» **Exercise data**
○ ○ ○ ○ ○
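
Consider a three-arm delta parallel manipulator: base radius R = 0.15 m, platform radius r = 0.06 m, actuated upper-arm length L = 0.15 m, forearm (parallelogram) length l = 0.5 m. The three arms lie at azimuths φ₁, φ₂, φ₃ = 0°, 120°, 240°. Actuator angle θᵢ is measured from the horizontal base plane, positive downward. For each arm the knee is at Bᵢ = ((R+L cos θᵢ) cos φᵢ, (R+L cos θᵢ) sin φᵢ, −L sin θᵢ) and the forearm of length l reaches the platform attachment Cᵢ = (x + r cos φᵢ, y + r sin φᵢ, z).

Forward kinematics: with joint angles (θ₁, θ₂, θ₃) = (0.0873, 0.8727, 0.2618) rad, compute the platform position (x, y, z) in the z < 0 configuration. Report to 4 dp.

centre 1 = (0.2394·cos0.0°, 0.2394·sin0.0°, -0.0131) = (0.2394, 0.0000, -0.0131)
centre 2 = (0.1864·cos120.0°, 0.1864·sin120.0°, -0.1149) = (-0.0932, 0.1614, -0.1149)
φ3=240.0°: virtual centre (-0.1174, -0.2034, -0.0388), radius l
eliminate P² terms by subtracting sphere 1 from 2 and 3
plane₁₂: -0.6653x+0.3229y+-0.2037z = -0.0095
Cramer: x(z) = 0.0083-0.1985z;  y(z) = -0.0125+0.2217z
into |P−centre ₁|² = l²: 1.0886z² + 0.1124z + -0.1962 = 0;  Δ = 0.8671;  z = -0.4793 or 0.3761 → z<0 root = -0.4793
x = 0.1034, y = -0.1188

(0.1034, -0.1188, -0.4793)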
○ ○ ○ ○ ○
» **Exercise goal**
Retype all of the material, exactly as written.

» **Exercise response**
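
Consider a three-arm delta parallel manipulator: base radius R = 0.15 m, platform radius r = 0.06 m, actuated upper-arm length L = 0.15 m, forearm (parallelogram) length l = 0.5 m. The three arms lie at azimuths φ₁, φ₂, φ₃ = 0°, 120°, 240°. Actuator angle θᵢ is measured from the horizontal base plane, positive downward. For each arm the knee is at Bᵢ = ((R+L cos θᵢ) cos φᵢ, (R+L cos θᵢ) sin φᵢ, −L sin θᵢ) and the forearm of length l reaches the platform attachment Cᵢ = (x + r cos φᵢ, y + r sin φᵢ, z).

Forward kinematics: with joint angles (θ₁, θ₂, θ₃) = (0.0873, 0.8727, 0.2618) rad, compute the platform position (x, y, z) in the z < 0 configuration. Report to 4 dp.

centre 1 = (0.2394·cos0.0°, 0.2394·sin0.0°, -0.0131) = (0.2394, 0.0000, -0.0131)
centre 2 = (0.1864·cos120.0°, 0.1864·sin120.0°, -0.1149) = (-0.0932, 0.1614, -0.1149)
φ3=240.0°: virtual centre (-0.1174, -0.2034, -0.0388), radius l
eliminate P² terms by subtracting sphere 1 from 2 and 3
plane₁₂: -0.6653x+0.3229y+-0.2037z = -0.0095
Cramer: x(z) = 0.0083-0.1985z;  y(z) = -0.0125+0.2217z
into |P−centre ₁|² = l²: 1.0886z² + 0.1124z + -0.1962 = 0;  Δ = 0.8671;  z = -0.4793 or 0.3761 → z<0 root = -0.4793
x = 0.1034, y = -0.1188

(0.1034, -0.1188, -0.4793)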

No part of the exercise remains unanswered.